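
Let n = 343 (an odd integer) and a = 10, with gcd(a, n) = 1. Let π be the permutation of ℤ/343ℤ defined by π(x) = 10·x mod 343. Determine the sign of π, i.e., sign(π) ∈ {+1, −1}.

Orbit of 107 under x↦10x: [107, 41, 67, 327, 183, 115, 121]… (length divides ord_343(10)).
The orbit structure of x ↦ 10x mod 343: 4 orbits of sizes [294, 42, 6, 1].
Σ(ℓ_i−1) = 343−4 = 339; sign = (−1)^339 = -1.

-1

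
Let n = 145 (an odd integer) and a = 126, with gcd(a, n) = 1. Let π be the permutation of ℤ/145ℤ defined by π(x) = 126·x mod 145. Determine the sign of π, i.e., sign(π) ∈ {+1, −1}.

-1

Start at x=61: 61 → 1 → 126 → 71 → 101 → 111 → 66 → … (one orbit).
Cycle lengths of π_126 on ℤ/145ℤ: [28, 28, 28, 28, 28, 1, 1, 1, 1, 1]; 10 cycles in total.
sign(π) = (−1)^{n − #cycles} = (−1)^{145−10} = (−1)^135 = -1.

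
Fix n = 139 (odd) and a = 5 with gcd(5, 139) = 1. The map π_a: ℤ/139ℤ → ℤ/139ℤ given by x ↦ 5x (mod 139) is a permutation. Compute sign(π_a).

Start at x=54: 54 → 131 → 99 → 78 → 112 → 4 → 20 → … (one orbit).
Cycle type of π: 69×2 + 1; total 3 cycles.
139 − 3 = 136 transpositions; sign(π) = (−1)^136 = +1.

+1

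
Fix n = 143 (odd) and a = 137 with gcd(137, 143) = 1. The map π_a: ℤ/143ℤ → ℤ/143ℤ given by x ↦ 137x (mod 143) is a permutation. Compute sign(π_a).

Trace 5: π^k(5) = [5, 113, 37, 64, 45, 16, 47] for k=0..6.
Cycle type of π: 60×2 + 12 + 5×2 + 1; total 6 cycles.
6 cycles on 143: each ℓ→(−1)^(ℓ−1), product (−1)^137 = -1.
The Jacobi symbol (137|143) = -1 (Zolotarev) agrees.

-1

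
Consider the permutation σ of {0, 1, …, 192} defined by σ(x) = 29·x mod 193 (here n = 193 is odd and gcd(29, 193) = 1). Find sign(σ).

-1

Start at x=50: 50 → 99 → 169 → 76 → 81 → 33 → 185 → … (one orbit).
4 cycles of lengths [64, 64, 64, 1].
Σ(ℓ_i−1) = 193−4 = 189; sign = (−1)^189 = -1.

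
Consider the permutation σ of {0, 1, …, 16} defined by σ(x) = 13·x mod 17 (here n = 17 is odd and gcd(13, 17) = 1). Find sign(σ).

Orbit of 1 under x↦13x: [1, 13, 16, 4]… (length divides ord_17(13)).
Decompose π into cycles: lengths [4, 4, 4, 4, 1] (5 cycles, including the fixed point 0).
sign(π) = (−1)^{n − #cycles} = (−1)^{17−5} = (−1)^12 = +1.

+1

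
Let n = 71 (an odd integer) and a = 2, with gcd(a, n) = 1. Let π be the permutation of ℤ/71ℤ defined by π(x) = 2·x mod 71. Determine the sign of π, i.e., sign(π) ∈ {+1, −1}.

Trace 1: π^k(1) = [1, 2, 4, 8, 16, 32, 64] for k=0..6.
Cycle type of π: 35×2 + 1; total 3 cycles.
3 cycles on 71: each ℓ→(−1)^(ℓ−1), product (−1)^68 = +1.

+1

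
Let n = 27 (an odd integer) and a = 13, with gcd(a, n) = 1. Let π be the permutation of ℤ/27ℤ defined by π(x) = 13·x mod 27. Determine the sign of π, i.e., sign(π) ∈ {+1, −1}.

+1

Start at x=10: 10 → 22 → 16 → 19 → 4 → 25 → 1 → … (one orbit).
The orbit structure of x ↦ 13x mod 27: 7 orbits of sizes [9, 9, 3, 3, 1, 1, 1].
sign(π) = (−1)^{n − #cycles} = (−1)^{27−7} = (−1)^20 = +1.
Zolotarev: (13|27) = +1, matching the cycle-count sign.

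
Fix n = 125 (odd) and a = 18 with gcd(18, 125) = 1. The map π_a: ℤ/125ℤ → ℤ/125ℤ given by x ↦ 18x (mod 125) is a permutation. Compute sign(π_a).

Orbit of 93 under x↦18x: [93, 49, 7, 1, 18, 74, 82]… (length divides ord_125(18)).
π_18 has 12 disjoint cycles with lengths [20, 20, 20, 20, 20, 4, 4, 4, 4, 4, 4, 1] on {0,…,124}.
12 cycles on 125: each ℓ→(−1)^(ℓ−1), product (−1)^113 = -1.
Zolotarev: (18|125) = -1, matching the cycle-count sign.

-1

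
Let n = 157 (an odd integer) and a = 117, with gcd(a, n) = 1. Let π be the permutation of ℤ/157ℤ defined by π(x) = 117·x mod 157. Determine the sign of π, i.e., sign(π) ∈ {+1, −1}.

Orbit of 81 under x↦117x: [81, 57, 75, 140, 52, 118, 147]… (length divides ord_157(117)).
The orbit structure of x ↦ 117x mod 157: 3 orbits of sizes [78, 78, 1].
With 3 cycles on 157 points, sign = (−1)^{157−3} = +1.
Via Zolotarev, sign(π_{117}) = (117|157) = +1.

+1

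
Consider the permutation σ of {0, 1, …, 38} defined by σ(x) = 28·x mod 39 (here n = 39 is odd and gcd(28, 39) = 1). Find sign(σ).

Trace 31: π^k(31) = [31, 10, 7, 1, 28, 4, 34] for k=0..6.
6 cycles of lengths [12, 12, 12, 1, 1, 1].
n − c = 39 − 6 = 33; sign = (−1)^33 = -1.
(28|39)_J = -1 (Zolotarev's lemma cross-check).

-1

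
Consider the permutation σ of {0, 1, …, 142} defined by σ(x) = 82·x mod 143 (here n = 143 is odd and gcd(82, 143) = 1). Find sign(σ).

Orbit of 64 under x↦82x: [64, 100, 49, 14, 4, 42, 12]… (length divides ord_143(82)).
π_82 has 9 disjoint cycles with lengths [30, 30, 30, 30, 6, 6, 5, 5, 1] on {0,…,142}.
n − c = 143 − 9 = 134; sign = (−1)^134 = +1.

+1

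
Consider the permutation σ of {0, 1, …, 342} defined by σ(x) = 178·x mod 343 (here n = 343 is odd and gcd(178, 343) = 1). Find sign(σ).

Trace 67: π^k(67) = [67, 264, 1, 178, 128, 146, 263] for k=0..6.
The orbit structure of x ↦ 178x mod 343: 16 orbits of sizes [42, 42, 42, 42, 42, 42, 42, 6, 6, 6, 6, 6, 6, 6, 6, 1].
With 16 cycles on 343 points, sign = (−1)^{343−16} = -1.

-1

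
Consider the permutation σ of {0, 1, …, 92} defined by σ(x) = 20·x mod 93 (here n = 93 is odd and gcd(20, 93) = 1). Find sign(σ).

-1

Start at x=70: 70 → 5 → 7 → 47 → 10 → 14 → 1 → … (one orbit).
6 cycles of lengths [30, 30, 15, 15, 2, 1].
93 − 6 = 87 transpositions; sign(π) = (−1)^87 = -1.
Check: (20/93) = -1 by Zolotarev.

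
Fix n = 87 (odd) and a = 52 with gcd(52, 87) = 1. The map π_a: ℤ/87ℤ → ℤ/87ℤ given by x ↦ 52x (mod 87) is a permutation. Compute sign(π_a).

+1

Trace 82: π^k(82) = [82, 1, 52, 7, 16, 49, 25] for k=0..6.
Cycle lengths of π_52 on ℤ/87ℤ: [7, 7, 7, 7, 7, 7, 7, 7, 7, 7, 7, 7, 1, 1, 1]; 15 cycles in total.
sign(π) = (−1)^{n − #cycles} = (−1)^{87−15} = (−1)^72 = +1.
Zolotarev: (52|87) = +1, matching the cycle-count sign.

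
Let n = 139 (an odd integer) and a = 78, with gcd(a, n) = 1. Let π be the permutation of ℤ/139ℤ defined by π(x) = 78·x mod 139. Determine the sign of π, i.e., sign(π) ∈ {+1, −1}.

Trace 78: π^k(78) = [78, 107, 6, 51, 86, 36, 28] for k=0..6.
π_78 has 3 disjoint cycles with lengths [69, 69, 1] on {0,…,138}.
3 cycles on 139: each ℓ→(−1)^(ℓ−1), product (−1)^136 = +1.

+1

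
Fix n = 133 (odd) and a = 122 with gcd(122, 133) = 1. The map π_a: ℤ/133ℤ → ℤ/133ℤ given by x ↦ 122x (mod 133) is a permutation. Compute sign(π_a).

Start at x=121: 121 → 132 → 11 → 12 → 1 → 122 → 121 (one orbit).
π_122 has 23 disjoint cycles with lengths [6, 6, 6, 6, 6, 6, 6, 6, 6, 6, 6, 6, 6, 6, 6, 6, 6, 6, 6, 6, 6, 6, 1] on {0,…,132}.
133 − 23 = 110 transpositions; sign(π) = (−1)^110 = +1.

+1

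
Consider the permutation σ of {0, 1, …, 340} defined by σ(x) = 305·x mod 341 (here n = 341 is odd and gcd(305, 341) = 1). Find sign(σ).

Trace 216: π^k(216) = [216, 67, 316, 218, 336, 180, 340] for k=0..6.
17 cycles of lengths [30, 30, 30, 30, 30, 30, 30, 30, 30, 30, 10, 6, 6, 6, 6, 6, 1].
sign(π) = (−1)^{n − #cycles} = (−1)^{341−17} = (−1)^324 = +1.

+1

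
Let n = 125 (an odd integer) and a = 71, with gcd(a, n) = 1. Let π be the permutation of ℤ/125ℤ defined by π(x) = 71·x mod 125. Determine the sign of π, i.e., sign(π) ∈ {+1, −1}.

Start at x=71: 71 → 41 → 36 → 56 → 101 → 46 → 16 → … (one orbit).
13 cycles of lengths [25, 25, 25, 25, 5, 5, 5, 5, 1, 1, 1, 1, 1].
n − c = 125 − 13 = 112; sign = (−1)^112 = +1.
Via Zolotarev, sign(π_{71}) = (71|125) = +1.

+1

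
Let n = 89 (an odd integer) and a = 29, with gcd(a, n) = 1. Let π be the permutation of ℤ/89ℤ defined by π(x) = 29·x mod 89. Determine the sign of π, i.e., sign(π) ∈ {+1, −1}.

Orbit of 57 under x↦29x: [57, 51, 55, 82, 64, 76, 68]… (length divides ord_89(29)).
π_29 has 2 disjoint cycles with lengths [88, 1] on {0,…,88}.
2 cycles on 89: each ℓ→(−1)^(ℓ−1), product (−1)^87 = -1.

-1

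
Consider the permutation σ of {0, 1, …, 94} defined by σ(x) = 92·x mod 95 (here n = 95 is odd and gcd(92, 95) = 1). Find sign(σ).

-1

Orbit of 39 under x↦92x: [39, 73, 66, 87, 24, 23, 26]… (length divides ord_95(92)).
The orbit structure of x ↦ 92x mod 95: 6 orbits of sizes [36, 36, 9, 9, 4, 1].
sign(π) = (−1)^{n − #cycles} = (−1)^{95−6} = (−1)^89 = -1.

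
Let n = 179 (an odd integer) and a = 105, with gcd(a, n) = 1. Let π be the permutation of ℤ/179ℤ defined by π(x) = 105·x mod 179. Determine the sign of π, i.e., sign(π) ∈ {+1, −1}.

Orbit of 134 under x↦105x: [134, 108, 63, 171, 55, 47, 102]… (length divides ord_179(105)).
The orbit structure of x ↦ 105x mod 179: 2 orbits of sizes [178, 1].
sign(π) = (−1)^{n − #cycles} = (−1)^{179−2} = (−1)^177 = -1.
Zolotarev: (105|179) = -1, matching the cycle-count sign.

-1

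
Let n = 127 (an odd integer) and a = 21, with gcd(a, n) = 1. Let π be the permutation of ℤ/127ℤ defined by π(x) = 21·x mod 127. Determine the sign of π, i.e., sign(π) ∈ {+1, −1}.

Orbit of 70 under x↦21x: [70, 73, 9, 62, 32, 37, 15]… (length divides ord_127(21)).
Cycle lengths of π_21 on ℤ/127ℤ: [63, 63, 1]; 3 cycles in total.
127 − 3 = 124 transpositions; sign(π) = (−1)^124 = +1.
Check: (21/127) = +1 by Zolotarev.

+1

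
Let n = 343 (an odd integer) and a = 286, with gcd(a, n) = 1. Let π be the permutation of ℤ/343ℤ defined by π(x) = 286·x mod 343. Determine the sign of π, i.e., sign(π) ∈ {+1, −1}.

Trace 167: π^k(167) = [167, 85, 300, 50, 237, 211, 321] for k=0..6.
Decompose π into cycles: lengths [98, 98, 98, 14, 14, 14, 2, 2, 2, 1] (10 cycles, including the fixed point 0).
Σ(ℓ_i−1) = 343−10 = 333; sign = (−1)^333 = -1.
Check: (286/343) = -1 by Zolotarev.

-1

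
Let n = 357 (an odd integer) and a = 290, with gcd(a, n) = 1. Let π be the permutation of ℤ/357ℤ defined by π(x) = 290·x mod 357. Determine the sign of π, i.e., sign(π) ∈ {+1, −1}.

Trace 205: π^k(205) = [205, 188, 256, 341, 1, 290] for k=0..5.
Cycle type of π: 6×51 + 2×17 + 1×17; total 85 cycles.
n − c = 357 − 85 = 272; sign = (−1)^272 = +1.
Zolotarev: (290|357) = +1, matching the cycle-count sign.

+1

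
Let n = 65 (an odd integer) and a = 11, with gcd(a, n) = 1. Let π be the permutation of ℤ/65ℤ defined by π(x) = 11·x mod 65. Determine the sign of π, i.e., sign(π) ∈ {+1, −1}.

-1

Start at x=56: 56 → 31 → 16 → 46 → 51 → 41 → 61 → … (one orbit).
Cycle type of π: 12×5 + 1×5; total 10 cycles.
n − c = 65 − 10 = 55; sign = (−1)^55 = -1.
The Jacobi symbol (11|65) = -1 (Zolotarev) agrees.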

════════════════════

== EXERCISE REQUIREMENTS ==
Could you write out, exactly, each line of the data above from the one containing "Let n = 65 (an" through the last, including both?

== RESULT FOR THIS TASK ==
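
Let n = 65 (an odd integer) and a = 11, with gcd(a, n) = 1. Let π be the permutation of ℤ/65ℤ defined by π(x) = 11·x mod 65. Determine the sign of π, i.e., sign(π) ∈ {+1, −1}.

-1

Start at x=56: 56 → 31 → 16 → 46 → 51 → 41 → 61 → … (one orbit).
Cycle type of π: 12×5 + 1×5; total 10 cycles.
n − c = 65 − 10 = 55; sign = (−1)^55 = -1.
The Jacobi symbol (11|65) = -1 (Zolotarev) agrees.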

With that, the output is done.